- Work order
Are you able to quote each entry exactly as written?

[Dataset entries]
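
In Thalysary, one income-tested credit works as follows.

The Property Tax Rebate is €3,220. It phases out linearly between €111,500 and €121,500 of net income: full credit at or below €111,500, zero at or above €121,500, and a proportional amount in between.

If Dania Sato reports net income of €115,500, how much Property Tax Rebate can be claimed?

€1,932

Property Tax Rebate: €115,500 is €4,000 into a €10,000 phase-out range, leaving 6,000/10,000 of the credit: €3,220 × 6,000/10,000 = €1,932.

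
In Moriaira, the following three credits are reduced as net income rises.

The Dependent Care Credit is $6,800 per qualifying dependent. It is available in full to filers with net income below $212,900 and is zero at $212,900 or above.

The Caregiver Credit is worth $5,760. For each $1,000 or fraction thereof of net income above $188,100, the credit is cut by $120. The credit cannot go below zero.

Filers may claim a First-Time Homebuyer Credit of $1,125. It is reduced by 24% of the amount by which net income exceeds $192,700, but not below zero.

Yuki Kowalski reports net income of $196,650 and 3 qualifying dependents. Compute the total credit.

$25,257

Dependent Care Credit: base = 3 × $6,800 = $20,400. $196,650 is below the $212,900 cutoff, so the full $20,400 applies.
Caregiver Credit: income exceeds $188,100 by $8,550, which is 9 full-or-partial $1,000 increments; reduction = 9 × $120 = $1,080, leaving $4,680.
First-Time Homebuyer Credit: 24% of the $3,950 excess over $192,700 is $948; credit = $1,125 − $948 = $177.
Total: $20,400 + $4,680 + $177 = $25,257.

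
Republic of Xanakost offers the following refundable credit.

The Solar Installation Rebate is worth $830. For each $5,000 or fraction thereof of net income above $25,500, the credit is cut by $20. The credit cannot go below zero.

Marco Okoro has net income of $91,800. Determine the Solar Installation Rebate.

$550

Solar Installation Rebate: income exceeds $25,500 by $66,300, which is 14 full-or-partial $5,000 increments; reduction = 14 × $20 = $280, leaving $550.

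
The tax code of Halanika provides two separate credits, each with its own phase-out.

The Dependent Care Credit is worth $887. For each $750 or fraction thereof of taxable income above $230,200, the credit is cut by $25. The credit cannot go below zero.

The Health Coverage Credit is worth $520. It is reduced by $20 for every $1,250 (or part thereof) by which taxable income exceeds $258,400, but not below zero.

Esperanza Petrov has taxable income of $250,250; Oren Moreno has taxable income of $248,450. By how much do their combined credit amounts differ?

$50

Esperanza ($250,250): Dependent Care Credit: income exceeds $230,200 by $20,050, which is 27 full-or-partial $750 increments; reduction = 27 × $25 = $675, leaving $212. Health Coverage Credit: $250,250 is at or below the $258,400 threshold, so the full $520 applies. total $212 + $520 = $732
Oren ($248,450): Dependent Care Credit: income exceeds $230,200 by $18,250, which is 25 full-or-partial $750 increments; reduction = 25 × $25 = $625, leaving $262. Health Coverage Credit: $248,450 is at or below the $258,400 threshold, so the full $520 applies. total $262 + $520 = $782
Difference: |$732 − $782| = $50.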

- Exercise result
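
In Thalysary, one income-tested credit works as follows.

The Property Tax Rebate is €3,220. It phases out linearly between €111,500 and €121,500 of net income: full credit at or below €111,500, zero at or above €121,500, and a proportional amount in between.

If Dania Sato reports net income of €115,500, how much Property Tax Rebate can be claimed?

€1,932

Property Tax Rebate: €115,500 is €4,000 into a €10,000 phase-out range, leaving 6,000/10,000 of the credit: €3,220 × 6,000/10,000 = €1,932.

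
In Moriaira, the following three credits are reduced as net income rises.

The Dependent Care Credit is $6,800 per qualifying dependent. It is available in full to filers with net income below $212,900 and is zero at $212,900 or above.

The Caregiver Credit is worth $5,760. For each $1,000 or fraction thereof of net income above $188,100, the credit is cut by $120. The credit cannot go below zero.

Filers may claim a First-Time Homebuyer Credit of $1,125. It is reduced by 24% of the amount by which net income exceeds $192,700, but not below zero.

Yuki Kowalski reports net income of $196,650 and 3 qualifying dependents. Compute the total credit.

$25,257

Dependent Care Credit: base = 3 × $6,800 = $20,400. $196,650 is below the $212,900 cutoff, so the full $20,400 applies.
Caregiver Credit: income exceeds $188,100 by $8,550, which is 9 full-or-partial $1,000 increments; reduction = 9 × $120 = $1,080, leaving $4,680.
First-Time Homebuyer Credit: 24% of the $3,950 excess over $192,700 is $948; credit = $1,125 − $948 = $177.
Total: $20,400 + $4,680 + $177 = $25,257.

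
Republic of Xanakost offers the following refundable credit.

The Solar Installation Rebate is worth $830. For each $5,000 or fraction thereof of net income above $25,500, the credit is cut by $20. The credit cannot go below zero.

Marco Okoro has net income of $91,800. Determine the Solar Installation Rebate.

$550

Solar Installation Rebate: income exceeds $25,500 by $66,300, which is 14 full-or-partial $5,000 increments; reduction = 14 × $20 = $280, leaving $550.

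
The tax code of Halanika provides two separate credits, each with its own phase-out.

The Dependent Care Credit is worth $887. For each $750 or fraction thereof of taxable income above $230,200, the credit is cut by $25. The credit cannot go below zero.

The Health Coverage Credit is worth $520. It is reduced by $20 for every $1,250 (or part thereof) by which taxable income exceeds $258,400, but not below zero.

Esperanza Petrov has taxable income of $250,250; Oren Moreno has taxable income of $248,450. By how much do their combined credit amounts differ?

$50

Esperanza ($250,250): Dependent Care Credit: income exceeds $230,200 by $20,050, which is 27 full-or-partial $750 increments; reduction = 27 × $25 = $675, leaving $212. Health Coverage Credit: $250,250 is at or below the $258,400 threshold, so the full $520 applies. total $212 + $520 = $732
Oren ($248,450): Dependent Care Credit: income exceeds $230,200 by $18,250, which is 25 full-or-partial $750 increments; reduction = 25 × $25 = $625, leaving $262. Health Coverage Credit: $248,450 is at or below the $258,400 threshold, so the full $520 applies. total $262 + $520 = $782
Difference: |$732 − $782| = $50.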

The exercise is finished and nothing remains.